** Data excerpts follows **

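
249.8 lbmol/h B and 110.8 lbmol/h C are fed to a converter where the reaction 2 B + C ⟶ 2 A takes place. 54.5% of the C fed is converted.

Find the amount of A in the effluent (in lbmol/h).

C reacted = 0.545 × 110.8 = 60.39 lbmol/h; ν_C = −1, so ξ = 60.39/1 = 60.39 lbmol/h.
Outlet amounts (n = n₀ + ν ξ):
  B: 249.8 − 2(60.39) = 129
  C: 110.8 − 1(60.39) = 50.41
  A: 0 + 2(60.39) = 120.8

121 lbmol/h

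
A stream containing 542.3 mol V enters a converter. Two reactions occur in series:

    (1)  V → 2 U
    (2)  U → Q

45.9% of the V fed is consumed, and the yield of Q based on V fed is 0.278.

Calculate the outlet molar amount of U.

Conversion of V: V consumed = 1ξ₁ = 0.459 × 542.3 → ξ₁ = 248.9 mol.
Yield of Q: 1ξ₂ / 542.3 = 0.278 → ξ₂ = 150.8 mol.
Outlet amounts (n = n₀ + Σ ν·ξ):
  V: 542.3 − 1(248.9) = 293.4
  U: 0 + 2(248.9) − 1(150.8) = 347.1
  Q: 0 + 1(150.8) = 150.8

347 mol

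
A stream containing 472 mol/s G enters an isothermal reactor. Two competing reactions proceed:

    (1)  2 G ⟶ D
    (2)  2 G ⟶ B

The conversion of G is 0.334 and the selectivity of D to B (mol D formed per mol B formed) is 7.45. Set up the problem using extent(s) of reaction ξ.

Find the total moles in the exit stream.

Conversion of G: G consumed = 0.334 × 472 = 157.6 mol/s = 2ξ₁ + 2ξ₂.
Selectivity: 1ξ₁ / (1ξ₂) = 7.45 → ξ₁ = 7.45 ξ₂.
Substitute: (2·7.45 + 2) ξ₂ = 157.6 → ξ₂ = 9.328 mol/s, ξ₁ = 69.5 mol/s.
Outlet amounts (n = n₀ + Σ ν·ξ):
  G: 472 − 2(69.5) − 2(9.328) = 314.4
  D: 0 + 1(69.5) = 69.5
  B: 0 + 1(9.328) = 9.328
Total out = 314.4 + 69.5 + 9.328 = 393.2 mol/s.

393 mol/s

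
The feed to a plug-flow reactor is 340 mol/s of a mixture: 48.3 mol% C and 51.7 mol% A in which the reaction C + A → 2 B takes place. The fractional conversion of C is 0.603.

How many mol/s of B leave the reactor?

198 mol/s

C reacted = 0.603 × 164.2 = 99.02 mol/s; ν_C = −1, so ξ = 99.02/1 = 99.02 mol/s.
Outlet amounts (n = n₀ + ν ξ):
  C: 164.2 − 1(99.02) = 65.2
  A: 175.8 − 1(99.02) = 76.76
  B: 0 + 2(99.02) = 198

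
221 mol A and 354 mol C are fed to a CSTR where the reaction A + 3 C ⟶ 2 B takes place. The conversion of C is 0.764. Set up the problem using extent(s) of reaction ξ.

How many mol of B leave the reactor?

C reacted = 0.764 × 354 = 270.5 mol; ν_C = −3, so ξ = 270.5/3 = 90.15 mol.
Outlet amounts (n = n₀ + ν ξ):
  A: 221 − 1(90.15) = 130.8
  C: 354 − 3(90.15) = 83.54
  B: 0 + 2(90.15) = 180.3

180 mol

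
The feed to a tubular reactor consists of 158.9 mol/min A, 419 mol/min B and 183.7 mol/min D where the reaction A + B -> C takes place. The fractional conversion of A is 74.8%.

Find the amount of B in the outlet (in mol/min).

300 mol/min

A reacted = 0.748 × 158.9 = 118.9 mol/min; ν_A = −1, so ξ = 118.9/1 = 118.9 mol/min.
Outlet amounts (n = n₀ + ν ξ):
  A: 158.9 − 1(118.9) = 40.04
  B: 419 − 1(118.9) = 300.1
  C: 0 + 1(118.9) = 118.9
  D: 183.7 (inert)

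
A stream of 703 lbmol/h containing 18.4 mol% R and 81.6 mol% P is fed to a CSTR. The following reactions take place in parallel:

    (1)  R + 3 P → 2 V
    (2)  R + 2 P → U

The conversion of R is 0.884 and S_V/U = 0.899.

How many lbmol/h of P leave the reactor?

309 lbmol/h

Conversion of R: R consumed = 0.884 × 129.4 = 114.3 lbmol/h = 1ξ₁ + 1ξ₂.
Selectivity: 2ξ₁ / (1ξ₂) = 0.899 → ξ₁ = 0.4495 ξ₂.
Substitute: (1·0.4495 + 1) ξ₂ = 114.3 → ξ₂ = 78.89 lbmol/h, ξ₁ = 35.46 lbmol/h.
Outlet amounts (n = n₀ + Σ ν·ξ):
  R: 129.4 − 1(35.46) − 1(78.89) = 15
  P: 573.6 − 3(35.46) − 2(78.89) = 309.5
  V: 0 + 2(35.46) = 70.92
  U: 0 + 1(78.89) = 78.89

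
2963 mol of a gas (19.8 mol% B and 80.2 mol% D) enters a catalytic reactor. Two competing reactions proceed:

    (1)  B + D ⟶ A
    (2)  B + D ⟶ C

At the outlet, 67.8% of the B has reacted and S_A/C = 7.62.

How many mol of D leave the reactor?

Conversion of B: B consumed = 0.678 × 586.7 = 397.8 mol = 1ξ₁ + 1ξ₂.
Selectivity: 1ξ₁ / (1ξ₂) = 7.62 → ξ₁ = 7.62 ξ₂.
Substitute: (1·7.62 + 1) ξ₂ = 397.8 → ξ₂ = 46.14 mol, ξ₁ = 351.6 mol.
Outlet amounts (n = n₀ + Σ ν·ξ):
  B: 586.7 − 1(351.6) − 1(46.14) = 188.9
  D: 2376 − 1(351.6) − 1(46.14) = 1979
  A: 0 + 1(351.6) = 351.6
  C: 0 + 1(46.14) = 46.14

1980 mol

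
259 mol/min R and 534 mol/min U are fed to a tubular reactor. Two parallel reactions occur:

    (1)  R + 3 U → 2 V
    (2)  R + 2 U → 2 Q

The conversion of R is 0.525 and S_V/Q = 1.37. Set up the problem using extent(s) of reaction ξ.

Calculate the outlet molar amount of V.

Conversion of R: R consumed = 0.525 × 259 = 136 mol/min = 1ξ₁ + 1ξ₂.
Selectivity: 2ξ₁ / (2ξ₂) = 1.37 → ξ₁ = 1.37 ξ₂.
Substitute: (1·1.37 + 1) ξ₂ = 136 → ξ₂ = 57.37 mol/min, ξ₁ = 78.6 mol/min.
Outlet amounts (n = n₀ + Σ ν·ξ):
  R: 259 − 1(78.6) − 1(57.37) = 123
  U: 534 − 3(78.6) − 2(57.37) = 183.4
  V: 0 + 2(78.6) = 157.2
  Q: 0 + 2(57.37) = 114.7

157 mol/min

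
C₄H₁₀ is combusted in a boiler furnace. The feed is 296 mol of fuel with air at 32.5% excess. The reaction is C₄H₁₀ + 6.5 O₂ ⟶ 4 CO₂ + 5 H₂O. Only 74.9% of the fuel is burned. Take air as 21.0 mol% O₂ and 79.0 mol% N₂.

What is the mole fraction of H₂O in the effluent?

0.0868

Stoichiometric O₂ = 6.5 × 296 = 1924 mol; O₂ fed = 1924 × 1.325 = 2549 mol.
N₂ fed = 2549 × 79/21 = 9590 mol.
Fuel reacted = 0.749 × 296 → ξ = 221.7 mol.
Outlet (n = n₀ + ν ξ):
  C₄H₁₀: 296 − 1(221.7) = 74.3
  O₂: 2549 − 6.5(221.7) = 1108
  N₂: 9590 (inert)
  CO₂: 0 + 4(221.7) = 886.8
  H₂O: 0 + 5(221.7) = 1109
Total out = 12770 mol; y_H₂O = 1109 / 12770 = 0.08682.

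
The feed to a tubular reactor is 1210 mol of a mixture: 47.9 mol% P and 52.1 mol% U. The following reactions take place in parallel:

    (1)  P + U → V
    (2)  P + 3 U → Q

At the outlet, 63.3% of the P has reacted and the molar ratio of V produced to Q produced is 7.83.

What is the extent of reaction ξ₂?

ξ₂ = 41.5 mol

Conversion of P: P consumed = 0.633 × 579.6 = 366.9 mol = 1ξ₁ + 1ξ₂.
Selectivity: 1ξ₁ / (1ξ₂) = 7.83 → ξ₁ = 7.83 ξ₂.
Substitute: (1·7.83 + 1) ξ₂ = 366.9 → ξ₂ = 41.55 mol, ξ₁ = 325.3 mol.
Outlet amounts (n = n₀ + Σ ν·ξ):
  P: 579.6 − 1(325.3) − 1(41.55) = 212.7
  U: 630.4 − 1(325.3) − 3(41.55) = 180.4
  V: 0 + 1(325.3) = 325.3
  Q: 0 + 1(41.55) = 41.55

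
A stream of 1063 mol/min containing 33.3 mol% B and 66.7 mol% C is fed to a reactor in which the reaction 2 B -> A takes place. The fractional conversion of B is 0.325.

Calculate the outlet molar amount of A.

B reacted = 0.325 × 354 = 115 mol/min; ν_B = −2, so ξ = 115/2 = 57.52 mol/min.
Outlet amounts (n = n₀ + ν ξ):
  B: 354 − 2(57.52) = 238.9
  A: 0 + 1(57.52) = 57.52
  C: 709 (inert)

57.5 mol/min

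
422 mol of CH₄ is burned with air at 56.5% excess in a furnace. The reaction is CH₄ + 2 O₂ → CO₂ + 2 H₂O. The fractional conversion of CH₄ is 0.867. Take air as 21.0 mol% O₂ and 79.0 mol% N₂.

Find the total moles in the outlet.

Stoichiometric O₂ = 2 × 422 = 844 mol; O₂ fed = 844 × 1.565 = 1321 mol.
N₂ fed = 1321 × 79/21 = 4969 mol.
Fuel reacted = 0.867 × 422 → ξ = 365.9 mol.
Outlet (n = n₀ + ν ξ):
  CH₄: 422 − 1(365.9) = 56.13
  O₂: 1321 − 2(365.9) = 589.1
  N₂: 4969 (inert)
  CO₂: 0 + 1(365.9) = 365.9
  H₂O: 0 + 2(365.9) = 731.7
Total out = 56.13 + 589.1 + 4969 + 365.9 + 731.7 = 6712 mol.

6710 mol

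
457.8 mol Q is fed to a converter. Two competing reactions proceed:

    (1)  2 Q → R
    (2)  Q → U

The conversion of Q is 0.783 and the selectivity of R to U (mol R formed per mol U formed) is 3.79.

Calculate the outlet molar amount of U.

Conversion of Q: Q consumed = 0.783 × 457.8 = 358.5 mol = 2ξ₁ + 1ξ₂.
Selectivity: 1ξ₁ / (1ξ₂) = 3.79 → ξ₁ = 3.79 ξ₂.
Substitute: (2·3.79 + 1) ξ₂ = 358.5 → ξ₂ = 41.78 mol, ξ₁ = 158.3 mol.
Outlet amounts (n = n₀ + Σ ν·ξ):
  Q: 457.8 − 2(158.3) − 1(41.78) = 99.34
  R: 0 + 1(158.3) = 158.3
  U: 0 + 1(41.78) = 41.78

41.8 mol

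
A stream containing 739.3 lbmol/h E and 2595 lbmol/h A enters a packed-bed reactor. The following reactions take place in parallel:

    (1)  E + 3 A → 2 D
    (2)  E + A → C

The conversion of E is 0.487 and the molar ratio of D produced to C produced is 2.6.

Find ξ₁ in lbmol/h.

Conversion of E: E consumed = 0.487 × 739.3 = 360 lbmol/h = 1ξ₁ + 1ξ₂.
Selectivity: 2ξ₁ / (1ξ₂) = 2.6 → ξ₁ = 1.3 ξ₂.
Substitute: (1·1.3 + 1) ξ₂ = 360 → ξ₂ = 156.5 lbmol/h, ξ₁ = 203.5 lbmol/h.
Outlet amounts (n = n₀ + Σ ν·ξ):
  E: 739.3 − 1(203.5) − 1(156.5) = 379.3
  A: 2595 − 3(203.5) − 1(156.5) = 1828
  D: 0 + 2(203.5) = 407
  C: 0 + 1(156.5) = 156.5

ξ₁ = 204 lbmol/h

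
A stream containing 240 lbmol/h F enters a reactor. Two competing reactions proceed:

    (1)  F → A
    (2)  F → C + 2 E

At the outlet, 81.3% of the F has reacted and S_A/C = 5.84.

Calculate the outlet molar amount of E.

Conversion of F: F consumed = 0.813 × 240 = 195.1 lbmol/h = 1ξ₁ + 1ξ₂.
Selectivity: 1ξ₁ / (1ξ₂) = 5.84 → ξ₁ = 5.84 ξ₂.
Substitute: (1·5.84 + 1) ξ₂ = 195.1 → ξ₂ = 28.53 lbmol/h, ξ₁ = 166.6 lbmol/h.
Outlet amounts (n = n₀ + Σ ν·ξ):
  F: 240 − 1(166.6) − 1(28.53) = 44.88
  A: 0 + 1(166.6) = 166.6
  C: 0 + 1(28.53) = 28.53
  E: 0 + 2(28.53) = 57.05

57.1 lbmol/h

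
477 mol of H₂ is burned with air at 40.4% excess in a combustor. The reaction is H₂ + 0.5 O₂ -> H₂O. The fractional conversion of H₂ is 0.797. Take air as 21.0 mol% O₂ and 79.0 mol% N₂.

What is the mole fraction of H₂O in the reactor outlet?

0.202

Stoichiometric O₂ = 0.5 × 477 = 238.5 mol; O₂ fed = 238.5 × 1.404 = 334.9 mol.
N₂ fed = 334.9 × 79/21 = 1260 mol.
Fuel reacted = 0.797 × 477 → ξ = 380.2 mol.
Outlet (n = n₀ + ν ξ):
  H₂: 477 − 1(380.2) = 96.83
  O₂: 334.9 − 0.5(380.2) = 144.8
  N₂: 1260 (inert)
  H₂O: 0 + 1(380.2) = 380.2
Total out = 1881 mol; y_H₂O = 380.2 / 1881 = 0.2021.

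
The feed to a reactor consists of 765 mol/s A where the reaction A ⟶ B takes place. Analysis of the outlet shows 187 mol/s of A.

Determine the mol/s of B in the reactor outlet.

578 mol/s

For A: n = n₀ − 1ξ → 187 = 765 − 1ξ, giving ξ = 578 mol/s.
Outlet amounts (n = n₀ + ν ξ):
  A: 765 − 1(578) = 187
  B: 0 + 1(578) = 578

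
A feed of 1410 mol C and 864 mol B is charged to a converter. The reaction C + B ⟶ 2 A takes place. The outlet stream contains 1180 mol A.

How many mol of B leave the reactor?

For A: n = n₀ + 2ξ → 1180 = 0 + 2ξ, giving ξ = 590 mol.
Outlet amounts (n = n₀ + ν ξ):
  C: 1410 − 1(590) = 820
  B: 864 − 1(590) = 274
  A: 0 + 2(590) = 1180

274 mol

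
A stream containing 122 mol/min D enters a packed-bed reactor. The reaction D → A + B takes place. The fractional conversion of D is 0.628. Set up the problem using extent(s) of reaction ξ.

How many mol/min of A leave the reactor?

D reacted = 0.628 × 122 = 76.62 mol/min; ν_D = −1, so ξ = 76.62/1 = 76.62 mol/min.
Outlet amounts (n = n₀ + ν ξ):
  D: 122 − 1(76.62) = 45.38
  A: 0 + 1(76.62) = 76.62
  B: 0 + 1(76.62) = 76.62

76.6 mol/min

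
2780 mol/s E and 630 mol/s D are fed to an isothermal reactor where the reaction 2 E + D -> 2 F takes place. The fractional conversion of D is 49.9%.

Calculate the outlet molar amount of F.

629 mol/s

D reacted = 0.499 × 630 = 314.4 mol/s; ν_D = −1, so ξ = 314.4/1 = 314.4 mol/s.
Outlet amounts (n = n₀ + ν ξ):
  E: 2780 − 2(314.4) = 2151
  D: 630 − 1(314.4) = 315.6
  F: 0 + 2(314.4) = 628.7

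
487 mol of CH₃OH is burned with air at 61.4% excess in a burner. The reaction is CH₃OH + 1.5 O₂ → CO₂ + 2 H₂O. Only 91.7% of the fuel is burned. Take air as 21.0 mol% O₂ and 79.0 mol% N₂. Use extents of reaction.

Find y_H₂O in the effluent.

Stoichiometric O₂ = 1.5 × 487 = 730.5 mol; O₂ fed = 730.5 × 1.614 = 1179 mol.
N₂ fed = 1179 × 79/21 = 4435 mol.
Fuel reacted = 0.917 × 487 → ξ = 446.6 mol.
Outlet (n = n₀ + ν ξ):
  CH₃OH: 487 − 1(446.6) = 40.42
  O₂: 1179 − 1.5(446.6) = 509.2
  N₂: 4435 (inert)
  CO₂: 0 + 1(446.6) = 446.6
  H₂O: 0 + 2(446.6) = 893.2
Total out = 6325 mol; y_H₂O = 893.2 / 6325 = 0.1412.

0.141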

** End of Data excerpts **

# Activity
Return the span of lines in the data above that opens at the line with "Calculate the outlet molar amount of E." and closes at the line with "477 mol of H₂", exactly, ends included, nothing else.

# Answer to the exercise
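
Calculate the outlet molar amount of E.

Conversion of F: F consumed = 0.813 × 240 = 195.1 lbmol/h = 1ξ₁ + 1ξ₂.
Selectivity: 1ξ₁ / (1ξ₂) = 5.84 → ξ₁ = 5.84 ξ₂.
Substitute: (1·5.84 + 1) ξ₂ = 195.1 → ξ₂ = 28.53 lbmol/h, ξ₁ = 166.6 lbmol/h.
Outlet amounts (n = n₀ + Σ ν·ξ):
  F: 240 − 1(166.6) − 1(28.53) = 44.88
  A: 0 + 1(166.6) = 166.6
  C: 0 + 1(28.53) = 28.53
  E: 0 + 2(28.53) = 57.05

57.1 lbmol/h

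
477 mol of H₂ is burned with air at 40.4% excess in a combustor. The reaction is H₂ + 0.5 O₂ -> H₂O. The fractional conversion of H₂ is 0.797. Take air as 21.0 mol% O₂ and 79.0 mol% N₂.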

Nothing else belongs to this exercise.